=== About this task ===
Below are the records; copy out every line that holds the word "Gather".

>>>

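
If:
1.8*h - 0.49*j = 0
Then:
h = 0.272222222222222*j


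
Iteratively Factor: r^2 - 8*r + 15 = (r - 5)*(r - 3)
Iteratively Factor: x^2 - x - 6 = (x + 2)*(x - 3)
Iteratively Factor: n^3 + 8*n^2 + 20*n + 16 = (n + 4)*(n^2 + 4*n + 4) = (n + 2)*(n + 4)*(n + 2)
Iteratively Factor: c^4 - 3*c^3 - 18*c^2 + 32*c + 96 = (c + 3)*(c^3 - 6*c^2 + 32) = (c + 2)*(c + 3)*(c^2 - 8*c + 16) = (c - 4)*(c + 2)*(c + 3)*(c - 4)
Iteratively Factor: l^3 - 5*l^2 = (l)*(l^2 - 5*l) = l^2*(l - 5)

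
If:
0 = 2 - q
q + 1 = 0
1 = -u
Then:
No Solution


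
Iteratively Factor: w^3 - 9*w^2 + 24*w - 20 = (w - 2)*(w^2 - 7*w + 10) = (w - 5)*(w - 2)*(w - 2)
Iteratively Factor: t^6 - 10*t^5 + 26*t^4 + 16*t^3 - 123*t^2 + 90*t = (t - 3)*(t^5 - 7*t^4 + 5*t^3 + 31*t^2 - 30*t) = (t - 3)*(t + 2)*(t^4 - 9*t^3 + 23*t^2 - 15*t) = (t - 3)*(t - 1)*(t + 2)*(t^3 - 8*t^2 + 15*t) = t*(t - 3)*(t - 1)*(t + 2)*(t^2 - 8*t + 15) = t*(t - 5)*(t - 3)*(t - 1)*(t + 2)*(t - 3)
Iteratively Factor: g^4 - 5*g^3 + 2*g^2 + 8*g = (g + 1)*(g^3 - 6*g^2 + 8*g) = (g - 2)*(g + 1)*(g^2 - 4*g) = (g - 4)*(g - 2)*(g + 1)*(g)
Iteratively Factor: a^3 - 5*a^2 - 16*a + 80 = (a - 4)*(a^2 - a - 20) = (a - 4)*(a + 4)*(a - 5)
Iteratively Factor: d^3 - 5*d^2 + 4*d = (d - 4)*(d^2 - d) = (d - 4)*(d - 1)*(d)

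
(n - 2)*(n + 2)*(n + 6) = n^3 + 6*n^2 - 4*n - 24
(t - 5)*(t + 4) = t^2 - t - 20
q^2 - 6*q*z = q*(q - 6*z)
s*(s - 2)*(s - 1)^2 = s^4 - 4*s^3 + 5*s^2 - 2*s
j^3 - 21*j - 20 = (j - 5)*(j + 1)*(j + 4)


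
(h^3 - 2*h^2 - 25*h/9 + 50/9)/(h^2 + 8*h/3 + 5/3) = (3*h^2 - 11*h + 10)/(3*(h + 1))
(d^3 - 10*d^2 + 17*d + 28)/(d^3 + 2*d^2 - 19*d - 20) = (d - 7)/(d + 5)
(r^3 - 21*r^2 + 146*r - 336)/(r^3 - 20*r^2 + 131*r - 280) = (r - 6)/(r - 5)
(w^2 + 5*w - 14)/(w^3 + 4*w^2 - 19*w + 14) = 1/(w - 1)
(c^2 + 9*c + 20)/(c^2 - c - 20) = (c + 5)/(c - 5)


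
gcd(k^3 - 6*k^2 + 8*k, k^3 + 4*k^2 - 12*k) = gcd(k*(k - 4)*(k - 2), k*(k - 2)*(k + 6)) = k^2 - 2*k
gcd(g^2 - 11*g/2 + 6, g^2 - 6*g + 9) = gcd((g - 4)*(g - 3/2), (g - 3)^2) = 1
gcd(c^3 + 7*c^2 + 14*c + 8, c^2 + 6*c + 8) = c^2 + 6*c + 8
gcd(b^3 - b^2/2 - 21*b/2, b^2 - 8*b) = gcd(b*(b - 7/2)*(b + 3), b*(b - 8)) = b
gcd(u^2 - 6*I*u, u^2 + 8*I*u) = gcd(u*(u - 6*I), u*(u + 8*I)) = u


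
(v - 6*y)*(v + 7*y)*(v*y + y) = v^3*y + v^2*y^2 + v^2*y - 42*v*y^3 + v*y^2 - 42*y^3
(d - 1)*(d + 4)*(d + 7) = d^3 + 10*d^2 + 17*d - 28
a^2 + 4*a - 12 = (a - 2)*(a + 6)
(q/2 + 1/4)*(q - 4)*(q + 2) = q^3/2 - 3*q^2/4 - 9*q/2 - 2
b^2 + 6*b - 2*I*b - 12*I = (b + 6)*(b - 2*I)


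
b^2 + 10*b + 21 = (b + 3)*(b + 7)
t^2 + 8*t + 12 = (t + 2)*(t + 6)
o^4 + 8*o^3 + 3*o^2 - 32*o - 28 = (o - 2)*(o + 1)*(o + 2)*(o + 7)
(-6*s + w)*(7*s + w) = -42*s^2 + s*w + w^2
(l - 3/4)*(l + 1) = l^2 + l/4 - 3/4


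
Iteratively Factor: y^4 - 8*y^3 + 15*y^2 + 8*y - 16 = (y - 1)*(y^3 - 7*y^2 + 8*y + 16) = (y - 4)*(y - 1)*(y^2 - 3*y - 4) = (y - 4)^2*(y - 1)*(y + 1)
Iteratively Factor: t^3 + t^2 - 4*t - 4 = (t - 2)*(t^2 + 3*t + 2) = (t - 2)*(t + 2)*(t + 1)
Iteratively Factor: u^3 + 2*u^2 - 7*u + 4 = (u - 1)*(u^2 + 3*u - 4) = (u - 1)^2*(u + 4)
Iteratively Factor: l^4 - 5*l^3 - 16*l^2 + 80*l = (l - 4)*(l^3 - l^2 - 20*l) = l*(l - 4)*(l^2 - l - 20) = l*(l - 5)*(l - 4)*(l + 4)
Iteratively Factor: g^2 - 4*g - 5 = (g - 5)*(g + 1)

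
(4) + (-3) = 1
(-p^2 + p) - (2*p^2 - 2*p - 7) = -3*p^2 + 3*p + 7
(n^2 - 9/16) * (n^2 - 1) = n^4 - 25*n^2/16 + 9/16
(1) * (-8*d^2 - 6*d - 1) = -8*d^2 - 6*d - 1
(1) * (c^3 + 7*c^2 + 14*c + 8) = c^3 + 7*c^2 + 14*c + 8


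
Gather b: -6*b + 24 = 24 - 6*b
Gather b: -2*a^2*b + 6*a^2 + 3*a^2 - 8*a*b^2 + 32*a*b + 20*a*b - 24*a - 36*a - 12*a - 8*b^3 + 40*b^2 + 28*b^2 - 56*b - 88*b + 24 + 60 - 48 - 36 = 9*a^2 - 72*a - 8*b^3 + b^2*(68 - 8*a) + b*(-2*a^2 + 52*a - 144)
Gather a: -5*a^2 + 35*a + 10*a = -5*a^2 + 45*a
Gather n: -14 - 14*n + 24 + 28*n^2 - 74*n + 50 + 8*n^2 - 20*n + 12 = 36*n^2 - 108*n + 72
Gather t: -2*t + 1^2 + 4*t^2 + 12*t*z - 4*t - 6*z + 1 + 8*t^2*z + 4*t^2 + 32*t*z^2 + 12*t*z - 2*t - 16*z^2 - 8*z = t^2*(8*z + 8) + t*(32*z^2 + 24*z - 8) - 16*z^2 - 14*z + 2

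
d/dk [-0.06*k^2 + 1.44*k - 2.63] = 1.44 - 0.12*k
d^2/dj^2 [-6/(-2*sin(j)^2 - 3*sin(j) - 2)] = 6*(-16*sin(j)^4 - 18*sin(j)^3 + 31*sin(j)^2 + 42*sin(j) + 10)/(3*sin(j) - cos(2*j) + 3)^3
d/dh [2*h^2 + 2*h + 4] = 4*h + 2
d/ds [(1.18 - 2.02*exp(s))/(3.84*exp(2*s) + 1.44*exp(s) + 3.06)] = (7.7568*exp(2*s) - 9.0624*exp(s) - 7.8804)*exp(s)/(14.7456*exp(4*s) + 11.0592*exp(3*s) + 25.5744*exp(2*s) + 8.8128*exp(s) + 9.3636)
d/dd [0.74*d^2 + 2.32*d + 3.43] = 1.48*d + 2.32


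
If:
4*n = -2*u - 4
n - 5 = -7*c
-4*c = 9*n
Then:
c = 45/59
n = -20/59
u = -78/59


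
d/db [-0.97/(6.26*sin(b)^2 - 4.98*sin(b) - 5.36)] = (12.1444*sin(b) - 4.8306)*cos(b)/(-6.26*sin(b)^2 + 4.98*sin(b) + 5.36)^2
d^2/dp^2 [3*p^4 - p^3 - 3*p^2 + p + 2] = 36*p^2 - 6*p - 6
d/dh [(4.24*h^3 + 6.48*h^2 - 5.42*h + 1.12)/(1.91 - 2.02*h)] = (-17.1296*h^3 + 11.2056*h^2 + 24.7536*h - 8.0898)/(4.0804*h^2 - 7.7164*h + 3.6481)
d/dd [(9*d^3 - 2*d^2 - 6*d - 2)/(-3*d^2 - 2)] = (-27*d^4 - 72*d^2 - 4*d + 12)/(9*d^4 + 12*d^2 + 4)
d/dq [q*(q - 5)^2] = (q - 5)*(3*q - 5)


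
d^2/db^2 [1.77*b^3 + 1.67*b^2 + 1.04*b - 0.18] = 10.62*b + 3.34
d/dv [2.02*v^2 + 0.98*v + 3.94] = 4.04*v + 0.98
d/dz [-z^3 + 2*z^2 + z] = -3*z^2 + 4*z + 1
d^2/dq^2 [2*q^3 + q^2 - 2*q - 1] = 12*q + 2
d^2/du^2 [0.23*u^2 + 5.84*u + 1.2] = 0.460000000000000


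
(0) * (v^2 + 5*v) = 0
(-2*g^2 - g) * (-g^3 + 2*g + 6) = 2*g^5 + g^4 - 4*g^3 - 14*g^2 - 6*g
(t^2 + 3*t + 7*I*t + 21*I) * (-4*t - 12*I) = -4*t^3 - 12*t^2 - 40*I*t^2 + 84*t - 120*I*t + 252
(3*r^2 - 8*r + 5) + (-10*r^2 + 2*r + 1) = -7*r^2 - 6*r + 6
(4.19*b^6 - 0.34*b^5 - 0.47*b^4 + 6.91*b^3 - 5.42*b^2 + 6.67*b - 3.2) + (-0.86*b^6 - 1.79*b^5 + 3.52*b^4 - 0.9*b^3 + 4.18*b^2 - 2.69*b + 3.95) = 3.33*b^6 - 2.13*b^5 + 3.05*b^4 + 6.01*b^3 - 1.24*b^2 + 3.98*b + 0.75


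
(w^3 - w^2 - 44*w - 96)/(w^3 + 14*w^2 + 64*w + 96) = (w^2 - 5*w - 24)/(w^2 + 10*w + 24)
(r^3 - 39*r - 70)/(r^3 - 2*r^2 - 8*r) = (r^2 - 2*r - 35)/(r*(r - 4))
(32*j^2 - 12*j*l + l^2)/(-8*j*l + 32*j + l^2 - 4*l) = (-4*j + l)/(l - 4)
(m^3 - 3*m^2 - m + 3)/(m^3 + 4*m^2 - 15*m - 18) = (m - 1)/(m + 6)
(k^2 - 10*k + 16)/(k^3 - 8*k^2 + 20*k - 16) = (k - 8)/(k^2 - 6*k + 8)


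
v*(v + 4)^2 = v^3 + 8*v^2 + 16*v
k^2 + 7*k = k*(k + 7)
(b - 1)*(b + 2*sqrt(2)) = b^2 - b + 2*sqrt(2)*b - 2*sqrt(2)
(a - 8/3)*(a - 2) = a^2 - 14*a/3 + 16/3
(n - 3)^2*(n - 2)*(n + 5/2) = n^4 - 11*n^3/2 + n^2 + 69*n/2 - 45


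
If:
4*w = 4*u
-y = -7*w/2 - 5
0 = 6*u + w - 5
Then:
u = 5/7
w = 5/7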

<<<

=== Output of the task ===
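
Gather b: -6*b + 24 = 24 - 6*b
Gather b: -2*a^2*b + 6*a^2 + 3*a^2 - 8*a*b^2 + 32*a*b + 20*a*b - 24*a - 36*a - 12*a - 8*b^3 + 40*b^2 + 28*b^2 - 56*b - 88*b + 24 + 60 - 48 - 36 = 9*a^2 - 72*a - 8*b^3 + b^2*(68 - 8*a) + b*(-2*a^2 + 52*a - 144)
Gather a: -5*a^2 + 35*a + 10*a = -5*a^2 + 45*a
Gather n: -14 - 14*n + 24 + 28*n^2 - 74*n + 50 + 8*n^2 - 20*n + 12 = 36*n^2 - 108*n + 72
Gather t: -2*t + 1^2 + 4*t^2 + 12*t*z - 4*t - 6*z + 1 + 8*t^2*z + 4*t^2 + 32*t*z^2 + 12*t*z - 2*t - 16*z^2 - 8*z = t^2*(8*z + 8) + t*(32*z^2 + 24*z - 8) - 16*z^2 - 14*z + 2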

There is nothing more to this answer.